ACTIVITY —
The required output is every line from the beginning of the entries below through the line that includes "row 1 ~ column 2: 6", copied exactly.

RECORDS PROVIDED —
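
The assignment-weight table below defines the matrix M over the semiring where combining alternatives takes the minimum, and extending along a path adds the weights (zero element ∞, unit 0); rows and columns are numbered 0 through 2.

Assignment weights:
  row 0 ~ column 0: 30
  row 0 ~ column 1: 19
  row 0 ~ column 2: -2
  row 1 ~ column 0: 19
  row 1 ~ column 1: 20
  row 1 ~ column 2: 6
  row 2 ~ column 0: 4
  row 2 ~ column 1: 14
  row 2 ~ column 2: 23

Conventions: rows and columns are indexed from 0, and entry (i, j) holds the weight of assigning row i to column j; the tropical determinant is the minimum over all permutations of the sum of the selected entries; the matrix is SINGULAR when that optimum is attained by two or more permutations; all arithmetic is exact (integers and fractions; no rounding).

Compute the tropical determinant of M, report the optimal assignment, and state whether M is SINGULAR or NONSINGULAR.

σ = (0, 1, 2): 30 + 20 + 23 = 73
σ = (0, 2, 1): 30 + 6 + 14 = 50
σ = (1, 0, 2): 19 + 19 + 23 = 61
σ = (1, 2, 0): 19 + 6 + 4 = 29
σ = (2, 0, 1): (-2) + 19 + 14 = 31
σ = (2, 1, 0): (-2) + 20 + 4 = 22
Optimal value attained by: σ = (2, 1, 0).
Answer: det⊕(M) = 22; verdict: NONSINGULAR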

ANSWER SECTION —
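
The assignment-weight table below defines the matrix M over the semiring where combining alternatives takes the minimum, and extending along a path adds the weights (zero element ∞, unit 0); rows and columns are numbered 0 through 2.

Assignment weights:
  row 0 ~ column 0: 30
  row 0 ~ column 1: 19
  row 0 ~ column 2: -2
  row 1 ~ column 0: 19
  row 1 ~ column 1: 20
  row 1 ~ column 2: 6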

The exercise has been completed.